→ **Stored items**:
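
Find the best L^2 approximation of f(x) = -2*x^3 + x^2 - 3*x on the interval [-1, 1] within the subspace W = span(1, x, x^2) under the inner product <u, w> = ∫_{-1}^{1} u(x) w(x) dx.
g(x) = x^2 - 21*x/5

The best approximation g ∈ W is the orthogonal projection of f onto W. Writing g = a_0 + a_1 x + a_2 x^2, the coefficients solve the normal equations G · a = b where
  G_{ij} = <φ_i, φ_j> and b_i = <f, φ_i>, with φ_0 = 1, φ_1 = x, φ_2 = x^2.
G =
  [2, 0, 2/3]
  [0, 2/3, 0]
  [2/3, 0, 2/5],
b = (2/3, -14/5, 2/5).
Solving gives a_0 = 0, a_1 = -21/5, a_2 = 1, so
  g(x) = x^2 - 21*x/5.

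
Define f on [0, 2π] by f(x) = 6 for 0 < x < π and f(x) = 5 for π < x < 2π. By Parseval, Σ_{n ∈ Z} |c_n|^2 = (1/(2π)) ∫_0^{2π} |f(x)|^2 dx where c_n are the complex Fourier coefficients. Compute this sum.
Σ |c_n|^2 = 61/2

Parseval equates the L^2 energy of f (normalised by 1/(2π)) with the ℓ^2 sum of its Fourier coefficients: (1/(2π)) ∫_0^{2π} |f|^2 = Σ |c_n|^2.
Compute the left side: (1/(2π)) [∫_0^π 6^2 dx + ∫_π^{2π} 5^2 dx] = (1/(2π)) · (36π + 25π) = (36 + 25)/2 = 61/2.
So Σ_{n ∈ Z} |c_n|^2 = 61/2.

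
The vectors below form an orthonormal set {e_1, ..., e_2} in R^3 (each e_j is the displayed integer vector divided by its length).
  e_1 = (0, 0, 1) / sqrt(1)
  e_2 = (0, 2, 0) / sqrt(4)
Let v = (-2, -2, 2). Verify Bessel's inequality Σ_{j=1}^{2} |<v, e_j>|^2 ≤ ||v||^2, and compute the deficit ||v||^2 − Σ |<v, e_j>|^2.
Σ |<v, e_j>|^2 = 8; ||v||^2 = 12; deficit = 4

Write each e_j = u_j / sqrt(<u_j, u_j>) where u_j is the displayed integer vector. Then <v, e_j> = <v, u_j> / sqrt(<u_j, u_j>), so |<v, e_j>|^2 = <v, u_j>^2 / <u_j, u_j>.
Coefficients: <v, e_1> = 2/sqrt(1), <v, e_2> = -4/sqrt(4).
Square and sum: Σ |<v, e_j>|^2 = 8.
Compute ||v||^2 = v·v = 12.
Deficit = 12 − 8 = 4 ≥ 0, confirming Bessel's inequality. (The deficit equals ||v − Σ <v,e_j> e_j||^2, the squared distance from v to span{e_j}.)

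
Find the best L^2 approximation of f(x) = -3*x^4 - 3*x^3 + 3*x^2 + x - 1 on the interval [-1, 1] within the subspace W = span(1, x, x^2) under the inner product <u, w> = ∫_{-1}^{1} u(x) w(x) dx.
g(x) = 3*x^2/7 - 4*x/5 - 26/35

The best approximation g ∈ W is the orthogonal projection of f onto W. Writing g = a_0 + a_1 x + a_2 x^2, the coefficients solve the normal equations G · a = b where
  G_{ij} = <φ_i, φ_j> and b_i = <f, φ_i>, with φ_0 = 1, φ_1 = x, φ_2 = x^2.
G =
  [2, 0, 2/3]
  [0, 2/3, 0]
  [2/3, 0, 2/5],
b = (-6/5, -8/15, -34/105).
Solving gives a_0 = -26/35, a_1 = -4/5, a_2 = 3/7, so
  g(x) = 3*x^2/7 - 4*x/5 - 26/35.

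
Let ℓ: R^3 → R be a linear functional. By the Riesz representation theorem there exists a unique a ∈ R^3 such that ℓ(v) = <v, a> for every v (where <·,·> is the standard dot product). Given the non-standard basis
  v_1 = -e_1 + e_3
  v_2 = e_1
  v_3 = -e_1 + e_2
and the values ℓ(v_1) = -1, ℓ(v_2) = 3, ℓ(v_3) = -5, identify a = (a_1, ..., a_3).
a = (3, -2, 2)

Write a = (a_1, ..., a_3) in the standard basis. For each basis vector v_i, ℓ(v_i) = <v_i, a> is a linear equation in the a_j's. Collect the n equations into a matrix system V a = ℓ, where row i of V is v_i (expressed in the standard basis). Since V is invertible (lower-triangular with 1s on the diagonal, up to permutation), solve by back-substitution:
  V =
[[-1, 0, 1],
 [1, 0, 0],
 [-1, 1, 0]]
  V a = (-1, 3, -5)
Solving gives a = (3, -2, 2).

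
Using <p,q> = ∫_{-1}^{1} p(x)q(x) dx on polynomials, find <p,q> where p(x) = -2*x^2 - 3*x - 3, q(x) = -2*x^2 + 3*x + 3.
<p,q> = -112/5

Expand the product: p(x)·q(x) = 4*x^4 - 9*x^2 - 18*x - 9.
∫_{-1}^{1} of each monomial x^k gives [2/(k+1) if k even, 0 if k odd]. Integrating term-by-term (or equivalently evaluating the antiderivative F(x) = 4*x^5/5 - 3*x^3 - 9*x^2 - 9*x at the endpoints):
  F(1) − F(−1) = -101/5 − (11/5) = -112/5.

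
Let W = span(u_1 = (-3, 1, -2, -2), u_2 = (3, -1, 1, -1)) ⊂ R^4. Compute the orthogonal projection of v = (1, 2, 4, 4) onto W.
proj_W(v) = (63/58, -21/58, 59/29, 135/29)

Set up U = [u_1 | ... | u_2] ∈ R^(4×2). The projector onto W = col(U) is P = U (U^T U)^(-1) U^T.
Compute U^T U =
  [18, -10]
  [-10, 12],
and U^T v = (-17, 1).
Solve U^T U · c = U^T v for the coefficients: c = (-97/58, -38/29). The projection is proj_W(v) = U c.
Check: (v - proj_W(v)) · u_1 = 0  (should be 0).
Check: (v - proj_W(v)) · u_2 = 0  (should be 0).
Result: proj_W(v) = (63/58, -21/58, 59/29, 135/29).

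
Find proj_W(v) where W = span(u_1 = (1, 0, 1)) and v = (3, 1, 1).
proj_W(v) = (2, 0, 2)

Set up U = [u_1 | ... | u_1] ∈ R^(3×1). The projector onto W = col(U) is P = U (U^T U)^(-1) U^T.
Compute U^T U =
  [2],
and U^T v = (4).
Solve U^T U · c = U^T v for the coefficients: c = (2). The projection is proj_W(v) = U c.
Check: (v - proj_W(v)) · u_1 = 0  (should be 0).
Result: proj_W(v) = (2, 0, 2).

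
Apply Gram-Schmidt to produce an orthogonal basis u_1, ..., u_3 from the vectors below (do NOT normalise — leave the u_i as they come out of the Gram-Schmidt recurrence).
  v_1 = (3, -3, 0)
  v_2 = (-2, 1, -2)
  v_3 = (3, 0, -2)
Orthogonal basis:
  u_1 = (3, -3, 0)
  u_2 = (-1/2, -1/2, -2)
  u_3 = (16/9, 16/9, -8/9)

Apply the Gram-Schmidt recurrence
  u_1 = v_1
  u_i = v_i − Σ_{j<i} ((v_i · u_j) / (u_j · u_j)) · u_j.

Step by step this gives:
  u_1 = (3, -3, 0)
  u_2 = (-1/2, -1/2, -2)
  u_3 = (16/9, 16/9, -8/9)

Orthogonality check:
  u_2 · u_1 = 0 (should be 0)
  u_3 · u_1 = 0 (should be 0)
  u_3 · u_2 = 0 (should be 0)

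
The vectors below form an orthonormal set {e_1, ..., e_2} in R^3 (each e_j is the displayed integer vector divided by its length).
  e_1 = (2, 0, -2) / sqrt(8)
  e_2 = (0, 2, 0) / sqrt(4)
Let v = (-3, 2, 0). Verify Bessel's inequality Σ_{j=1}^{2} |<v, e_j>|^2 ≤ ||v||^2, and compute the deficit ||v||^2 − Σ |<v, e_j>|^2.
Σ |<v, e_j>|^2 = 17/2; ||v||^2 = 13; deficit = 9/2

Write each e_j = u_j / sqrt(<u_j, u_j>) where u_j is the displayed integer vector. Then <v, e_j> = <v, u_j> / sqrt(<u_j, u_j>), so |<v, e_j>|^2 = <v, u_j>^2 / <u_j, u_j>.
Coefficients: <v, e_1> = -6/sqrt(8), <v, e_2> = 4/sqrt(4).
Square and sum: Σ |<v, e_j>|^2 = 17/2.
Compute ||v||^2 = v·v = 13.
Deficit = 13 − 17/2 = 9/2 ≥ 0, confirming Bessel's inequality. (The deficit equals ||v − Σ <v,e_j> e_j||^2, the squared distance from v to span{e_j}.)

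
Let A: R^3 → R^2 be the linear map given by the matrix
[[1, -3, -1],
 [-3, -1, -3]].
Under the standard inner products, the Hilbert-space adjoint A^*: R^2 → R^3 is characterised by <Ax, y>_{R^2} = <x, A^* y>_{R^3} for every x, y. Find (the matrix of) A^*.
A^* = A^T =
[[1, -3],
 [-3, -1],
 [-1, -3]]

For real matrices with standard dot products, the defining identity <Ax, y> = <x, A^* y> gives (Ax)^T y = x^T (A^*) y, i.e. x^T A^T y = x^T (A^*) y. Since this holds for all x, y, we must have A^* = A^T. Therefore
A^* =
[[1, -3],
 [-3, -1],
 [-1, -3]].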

→ **Exercise requirements**:
Above are some records; copy exactly the lines from the one with "Find the best L^2 approximation of f(x) = -3*x^4" through the one with "v_3 = -e_1 + e_2", both included, and no others.

→ **Reply to the exercise**:
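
Find the best L^2 approximation of f(x) = -3*x^4 - 3*x^3 + 3*x^2 + x - 1 on the interval [-1, 1] within the subspace W = span(1, x, x^2) under the inner product <u, w> = ∫_{-1}^{1} u(x) w(x) dx.
g(x) = 3*x^2/7 - 4*x/5 - 26/35

The best approximation g ∈ W is the orthogonal projection of f onto W. Writing g = a_0 + a_1 x + a_2 x^2, the coefficients solve the normal equations G · a = b where
  G_{ij} = <φ_i, φ_j> and b_i = <f, φ_i>, with φ_0 = 1, φ_1 = x, φ_2 = x^2.
G =
  [2, 0, 2/3]
  [0, 2/3, 0]
  [2/3, 0, 2/5],
b = (-6/5, -8/15, -34/105).
Solving gives a_0 = -26/35, a_1 = -4/5, a_2 = 3/7, so
  g(x) = 3*x^2/7 - 4*x/5 - 26/35.

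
Let ℓ: R^3 → R be a linear functional. By the Riesz representation theorem there exists a unique a ∈ R^3 such that ℓ(v) = <v, a> for every v (where <·,·> is the standard dot product). Given the non-standard basis
  v_1 = -e_1 + e_3
  v_2 = e_1
  v_3 = -e_1 + e_2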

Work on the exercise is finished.